PROBLEM TO WORK ON: Transcribe every record without leaving anything out or changing a word.

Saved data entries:
|---|

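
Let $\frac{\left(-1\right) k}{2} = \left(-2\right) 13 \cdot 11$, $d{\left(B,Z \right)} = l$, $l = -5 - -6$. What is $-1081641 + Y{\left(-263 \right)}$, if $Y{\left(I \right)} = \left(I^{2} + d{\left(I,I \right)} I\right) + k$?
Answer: $-1012163$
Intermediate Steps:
$l = 1$ ($l = -5 + 6 = 1$)
$d{\left(B,Z \right)} = 1$
$k = 572$ ($k = - 2 \left(-2\right) 13 \cdot 11 = - 2 \left(\left(-26\right) 11\right) = \left(-2\right) \left(-286\right) = 572$)
$Y{\left(I \right)} = 572 + I + I^{2}$ ($Y{\left(I \right)} = \left(I^{2} + 1 I\right) + 572 = \left(I^{2} + I\right) + 572 = \left(I + I^{2}\right) + 572 = 572 + I + I^{2}$)
$-1081641 + Y{\left(-263 \right)} = -1081641 + \left(572 - 263 + \left(-263\right)^{2}\right) = -1081641 + \left(572 - 263 + 69169\right) = -1081641 + 69478 = -1012163$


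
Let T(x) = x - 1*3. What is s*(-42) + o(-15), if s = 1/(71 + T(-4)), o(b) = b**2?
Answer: 7179/32 ≈ 224.34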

|---|

SOLUTION FOR THIS PROBLEM:
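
Let $\frac{\left(-1\right) k}{2} = \left(-2\right) 13 \cdot 11$, $d{\left(B,Z \right)} = l$, $l = -5 - -6$. What is $-1081641 + Y{\left(-263 \right)}$, if $Y{\left(I \right)} = \left(I^{2} + d{\left(I,I \right)} I\right) + k$?
Answer: $-1012163$
Intermediate Steps:
$l = 1$ ($l = -5 + 6 = 1$)
$d{\left(B,Z \right)} = 1$
$k = 572$ ($k = - 2 \left(-2\right) 13 \cdot 11 = - 2 \left(\left(-26\right) 11\right) = \left(-2\right) \left(-286\right) = 572$)
$Y{\left(I \right)} = 572 + I + I^{2}$ ($Y{\left(I \right)} = \left(I^{2} + 1 I\right) + 572 = \left(I^{2} + I\right) + 572 = \left(I + I^{2}\right) + 572 = 572 + I + I^{2}$)
$-1081641 + Y{\left(-263 \right)} = -1081641 + \left(572 - 263 + \left(-263\right)^{2}\right) = -1081641 + \left(572 - 263 + 69169\right) = -1081641 + 69478 = -1012163$


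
Let T(x) = x - 1*3. What is s*(-42) + o(-15), if s = 1/(71 + T(-4)), o(b) = b**2?
Answer: 7179/32 ≈ 224.34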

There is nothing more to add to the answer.